YOUR GOAL:
Look down the entries below and report how many lines hold the string "where"; write nothing else.

INFORMATION PROVIDED:
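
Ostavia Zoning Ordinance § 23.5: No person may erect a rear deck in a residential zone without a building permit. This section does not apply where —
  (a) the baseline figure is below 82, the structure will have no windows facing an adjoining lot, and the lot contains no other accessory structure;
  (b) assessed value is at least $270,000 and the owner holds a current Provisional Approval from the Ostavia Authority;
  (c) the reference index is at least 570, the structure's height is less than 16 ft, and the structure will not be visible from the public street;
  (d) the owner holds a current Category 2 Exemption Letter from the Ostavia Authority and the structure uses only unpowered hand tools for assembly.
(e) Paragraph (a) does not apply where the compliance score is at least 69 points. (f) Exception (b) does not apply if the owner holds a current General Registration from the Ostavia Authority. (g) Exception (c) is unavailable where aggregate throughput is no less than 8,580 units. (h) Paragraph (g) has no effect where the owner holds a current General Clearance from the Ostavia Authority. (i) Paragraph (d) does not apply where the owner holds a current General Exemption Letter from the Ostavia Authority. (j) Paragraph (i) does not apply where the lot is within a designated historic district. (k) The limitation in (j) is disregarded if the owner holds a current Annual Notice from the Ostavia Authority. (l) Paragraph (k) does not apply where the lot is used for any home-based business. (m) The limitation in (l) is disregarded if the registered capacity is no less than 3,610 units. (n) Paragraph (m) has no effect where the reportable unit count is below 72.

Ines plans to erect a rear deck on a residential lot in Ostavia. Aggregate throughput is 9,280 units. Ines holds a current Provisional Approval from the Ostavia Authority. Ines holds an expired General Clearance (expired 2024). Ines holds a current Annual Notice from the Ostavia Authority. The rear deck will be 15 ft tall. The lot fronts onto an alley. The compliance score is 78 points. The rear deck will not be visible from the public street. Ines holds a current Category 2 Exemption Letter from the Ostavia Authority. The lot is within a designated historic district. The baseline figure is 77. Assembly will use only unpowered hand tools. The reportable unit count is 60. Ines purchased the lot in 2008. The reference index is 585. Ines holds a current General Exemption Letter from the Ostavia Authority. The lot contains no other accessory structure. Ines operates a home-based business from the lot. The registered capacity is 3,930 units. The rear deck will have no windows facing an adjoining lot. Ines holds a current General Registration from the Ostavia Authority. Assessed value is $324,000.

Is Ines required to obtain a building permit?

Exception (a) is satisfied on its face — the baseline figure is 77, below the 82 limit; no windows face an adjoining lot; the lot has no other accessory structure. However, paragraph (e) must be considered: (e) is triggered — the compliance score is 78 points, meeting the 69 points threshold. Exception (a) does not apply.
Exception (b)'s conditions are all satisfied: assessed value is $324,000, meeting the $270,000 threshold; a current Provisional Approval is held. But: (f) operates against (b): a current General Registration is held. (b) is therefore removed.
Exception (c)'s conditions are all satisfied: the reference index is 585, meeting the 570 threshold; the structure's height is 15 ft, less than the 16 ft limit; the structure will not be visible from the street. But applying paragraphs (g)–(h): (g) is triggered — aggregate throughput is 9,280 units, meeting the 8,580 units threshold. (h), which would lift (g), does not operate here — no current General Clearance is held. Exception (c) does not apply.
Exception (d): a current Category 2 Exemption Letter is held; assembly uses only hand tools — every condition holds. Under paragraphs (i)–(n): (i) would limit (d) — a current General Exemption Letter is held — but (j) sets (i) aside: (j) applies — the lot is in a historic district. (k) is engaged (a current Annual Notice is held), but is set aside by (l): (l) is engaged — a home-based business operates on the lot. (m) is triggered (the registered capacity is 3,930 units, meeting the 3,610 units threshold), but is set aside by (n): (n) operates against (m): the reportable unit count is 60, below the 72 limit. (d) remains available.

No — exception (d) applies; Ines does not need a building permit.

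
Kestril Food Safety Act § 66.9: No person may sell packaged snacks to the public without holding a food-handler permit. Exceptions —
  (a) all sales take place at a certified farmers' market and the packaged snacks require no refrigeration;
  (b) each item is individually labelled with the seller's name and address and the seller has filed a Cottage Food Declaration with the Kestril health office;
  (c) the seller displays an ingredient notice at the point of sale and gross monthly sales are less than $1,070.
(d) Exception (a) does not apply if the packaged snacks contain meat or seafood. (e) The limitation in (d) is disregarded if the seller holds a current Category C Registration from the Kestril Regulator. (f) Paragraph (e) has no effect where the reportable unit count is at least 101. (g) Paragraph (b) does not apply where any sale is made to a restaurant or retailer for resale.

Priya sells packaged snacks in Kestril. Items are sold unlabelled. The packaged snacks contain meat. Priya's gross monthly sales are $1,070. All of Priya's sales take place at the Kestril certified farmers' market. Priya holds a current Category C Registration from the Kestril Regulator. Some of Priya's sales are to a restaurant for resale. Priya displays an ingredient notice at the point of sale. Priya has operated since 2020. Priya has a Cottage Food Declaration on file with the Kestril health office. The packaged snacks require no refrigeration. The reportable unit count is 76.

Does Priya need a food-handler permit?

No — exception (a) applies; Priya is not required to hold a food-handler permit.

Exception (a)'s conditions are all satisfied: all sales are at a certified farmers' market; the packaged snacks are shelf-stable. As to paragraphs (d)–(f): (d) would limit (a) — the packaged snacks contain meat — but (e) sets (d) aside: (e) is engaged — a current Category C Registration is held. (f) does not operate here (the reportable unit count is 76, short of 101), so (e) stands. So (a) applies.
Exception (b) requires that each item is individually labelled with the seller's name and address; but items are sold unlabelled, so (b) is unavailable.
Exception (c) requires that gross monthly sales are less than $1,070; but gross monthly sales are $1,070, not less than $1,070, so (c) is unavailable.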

EXERCISE RESULT:
3